[[ DATA FOR ANALYSIS, beginning ]]

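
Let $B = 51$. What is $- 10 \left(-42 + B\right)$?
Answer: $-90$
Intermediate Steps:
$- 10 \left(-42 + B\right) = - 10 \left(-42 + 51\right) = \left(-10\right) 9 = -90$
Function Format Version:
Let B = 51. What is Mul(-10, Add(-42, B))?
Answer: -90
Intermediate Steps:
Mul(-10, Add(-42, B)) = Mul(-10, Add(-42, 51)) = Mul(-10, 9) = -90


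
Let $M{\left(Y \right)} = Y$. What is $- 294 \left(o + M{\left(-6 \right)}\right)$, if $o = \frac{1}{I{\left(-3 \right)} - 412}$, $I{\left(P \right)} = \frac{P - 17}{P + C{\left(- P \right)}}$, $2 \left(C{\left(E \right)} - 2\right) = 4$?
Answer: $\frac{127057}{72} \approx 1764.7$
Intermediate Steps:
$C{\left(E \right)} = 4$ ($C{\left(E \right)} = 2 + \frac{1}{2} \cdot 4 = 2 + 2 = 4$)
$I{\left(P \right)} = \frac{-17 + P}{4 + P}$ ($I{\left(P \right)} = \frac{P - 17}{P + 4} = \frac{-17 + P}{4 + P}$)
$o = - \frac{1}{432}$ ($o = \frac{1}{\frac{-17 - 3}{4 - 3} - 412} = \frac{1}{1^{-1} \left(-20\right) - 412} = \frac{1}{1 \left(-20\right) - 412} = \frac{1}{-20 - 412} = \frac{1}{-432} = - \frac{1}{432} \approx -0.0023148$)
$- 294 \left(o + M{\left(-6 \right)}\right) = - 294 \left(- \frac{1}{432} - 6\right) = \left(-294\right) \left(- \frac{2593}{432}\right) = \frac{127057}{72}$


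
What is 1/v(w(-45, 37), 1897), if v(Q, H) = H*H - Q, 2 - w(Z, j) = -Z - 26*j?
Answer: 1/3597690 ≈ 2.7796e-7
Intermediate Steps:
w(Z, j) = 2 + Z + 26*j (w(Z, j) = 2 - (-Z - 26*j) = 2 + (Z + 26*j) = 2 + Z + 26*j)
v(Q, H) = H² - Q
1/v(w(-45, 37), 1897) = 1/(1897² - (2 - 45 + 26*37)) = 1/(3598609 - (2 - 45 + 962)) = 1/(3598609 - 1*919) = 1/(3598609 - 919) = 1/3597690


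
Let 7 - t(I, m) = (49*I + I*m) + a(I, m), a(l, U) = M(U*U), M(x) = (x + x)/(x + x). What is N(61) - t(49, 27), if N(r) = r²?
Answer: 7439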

[[ DATA FOR ANALYSIS, end ]]

* [YOUR OBJECTIVE]:
Whatever lines appear above, reproduce every one of them exactly.

* [WRITTEN SOLUTION]:
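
Let $B = 51$. What is $- 10 \left(-42 + B\right)$?
Answer: $-90$
Intermediate Steps:
$- 10 \left(-42 + B\right) = - 10 \left(-42 + 51\right) = \left(-10\right) 9 = -90$
Function Format Version:
Let B = 51. What is Mul(-10, Add(-42, B))?
Answer: -90
Intermediate Steps:
Mul(-10, Add(-42, B)) = Mul(-10, Add(-42, 51)) = Mul(-10, 9) = -90


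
Let $M{\left(Y \right)} = Y$. What is $- 294 \left(o + M{\left(-6 \right)}\right)$, if $o = \frac{1}{I{\left(-3 \right)} - 412}$, $I{\left(P \right)} = \frac{P - 17}{P + C{\left(- P \right)}}$, $2 \left(C{\left(E \right)} - 2\right) = 4$?
Answer: $\frac{127057}{72} \approx 1764.7$
Intermediate Steps:
$C{\left(E \right)} = 4$ ($C{\left(E \right)} = 2 + \frac{1}{2} \cdot 4 = 2 + 2 = 4$)
$I{\left(P \right)} = \frac{-17 + P}{4 + P}$ ($I{\left(P \right)} = \frac{P - 17}{P + 4} = \frac{-17 + P}{4 + P}$)
$o = - \frac{1}{432}$ ($o = \frac{1}{\frac{-17 - 3}{4 - 3} - 412} = \frac{1}{1^{-1} \left(-20\right) - 412} = \frac{1}{1 \left(-20\right) - 412} = \frac{1}{-20 - 412} = \frac{1}{-432} = - \frac{1}{432} \approx -0.0023148$)
$- 294 \left(o + M{\left(-6 \right)}\right) = - 294 \left(- \frac{1}{432} - 6\right) = \left(-294\right) \left(- \frac{2593}{432}\right) = \frac{127057}{72}$


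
What is 1/v(w(-45, 37), 1897), if v(Q, H) = H*H - Q, 2 - w(Z, j) = -Z - 26*j?
Answer: 1/3597690 ≈ 2.7796e-7
Intermediate Steps:
w(Z, j) = 2 + Z + 26*j (w(Z, j) = 2 - (-Z - 26*j) = 2 + (Z + 26*j) = 2 + Z + 26*j)
v(Q, H) = H² - Q
1/v(w(-45, 37), 1897) = 1/(1897² - (2 - 45 + 26*37)) = 1/(3598609 - (2 - 45 + 962)) = 1/(3598609 - 1*919) = 1/(3598609 - 919) = 1/3597690


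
Let 7 - t(I, m) = (49*I + I*m) + a(I, m), a(l, U) = M(U*U), M(x) = (x + x)/(x + x). What is N(61) - t(49, 27), if N(r) = r²?
Answer: 7439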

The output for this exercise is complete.